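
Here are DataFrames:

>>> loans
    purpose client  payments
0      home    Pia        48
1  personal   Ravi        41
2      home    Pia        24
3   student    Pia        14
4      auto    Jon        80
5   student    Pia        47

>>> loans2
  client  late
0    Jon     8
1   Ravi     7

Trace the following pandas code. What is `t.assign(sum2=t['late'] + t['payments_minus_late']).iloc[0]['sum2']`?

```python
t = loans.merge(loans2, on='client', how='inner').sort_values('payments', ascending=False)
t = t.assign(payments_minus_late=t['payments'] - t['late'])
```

merge on 'client' (how='inner') → 2 rows:
    purpose client  payments  late
0  personal   Ravi        41     7
1      auto    Jon        80     8
sort by payments descending:
    purpose client  payments  late
1      auto    Jon        80     8
0  personal   Ravi        41     7
add column payments_minus_late = t['payments'] - t['late']:
    purpose client  payments  late  payments_minus_late
1      auto    Jon        80     8                   72
0  personal   Ravi        41     7                   34
add column sum2 = t['late'] + t['payments_minus_late']:
    purpose client  payments  late  payments_minus_late  sum2
1      auto    Jon        80     8                   72    80
0  personal   Ravi        41     7                   34    41
Hence 80.

80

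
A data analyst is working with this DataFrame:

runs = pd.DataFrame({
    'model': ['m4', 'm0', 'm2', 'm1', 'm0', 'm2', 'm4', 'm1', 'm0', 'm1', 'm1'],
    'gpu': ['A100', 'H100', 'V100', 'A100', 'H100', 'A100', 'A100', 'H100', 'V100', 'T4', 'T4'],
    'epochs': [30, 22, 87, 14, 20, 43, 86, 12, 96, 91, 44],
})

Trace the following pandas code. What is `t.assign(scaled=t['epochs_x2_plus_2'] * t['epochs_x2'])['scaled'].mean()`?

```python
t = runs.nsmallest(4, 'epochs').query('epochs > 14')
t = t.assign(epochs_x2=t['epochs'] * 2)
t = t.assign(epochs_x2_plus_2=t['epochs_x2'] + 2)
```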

----------

> **What is required**
The complete set of entries is to be restated word for word.

> **Task answer**
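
Here are DataFrames:

>>> loans
    purpose client  payments
0      home    Pia        48
1  personal   Ravi        41
2      home    Pia        24
3   student    Pia        14
4      auto    Jon        80
5   student    Pia        47

>>> loans2
  client  late
0    Jon     8
1   Ravi     7

Trace the following pandas code. What is `t.assign(sum2=t['late'] + t['payments_minus_late']).iloc[0]['sum2']`?

```python
t = loans.merge(loans2, on='client', how='inner').sort_values('payments', ascending=False)
t = t.assign(payments_minus_late=t['payments'] - t['late'])
```

merge on 'client' (how='inner') → 2 rows:
    purpose client  payments  late
0  personal   Ravi        41     7
1      auto    Jon        80     8
sort by payments descending:
    purpose client  payments  late
1      auto    Jon        80     8
0  personal   Ravi        41     7
add column payments_minus_late = t['payments'] - t['late']:
    purpose client  payments  late  payments_minus_late
1      auto    Jon        80     8                   72
0  personal   Ravi        41     7                   34
add column sum2 = t['late'] + t['payments_minus_late']:
    purpose client  payments  late  payments_minus_late  sum2
1      auto    Jon        80     8                   72    80
0  personal   Ravi        41     7                   34    41
Hence 80.

80

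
A data analyst is working with this DataFrame:

runs = pd.DataFrame({
    'model': ['m4', 'm0', 'm2', 'm1', 'm0', 'm2', 'm4', 'm1', 'm0', 'm1', 'm1'],
    'gpu': ['A100', 'H100', 'V100', 'A100', 'H100', 'A100', 'A100', 'H100', 'V100', 'T4', 'T4'],
    'epochs': [30, 22, 87, 14, 20, 43, 86, 12, 96, 91, 44],
})

Trace the following pandas code. What is `t.assign(scaled=t['epochs_x2_plus_2'] * t['epochs_x2'])['scaled'].mean()`?

```python
t = runs.nsmallest(4, 'epochs').query('epochs > 14')
t = t.assign(epochs_x2=t['epochs'] * 2)
t = t.assign(epochs_x2_plus_2=t['epochs_x2'] + 2)
```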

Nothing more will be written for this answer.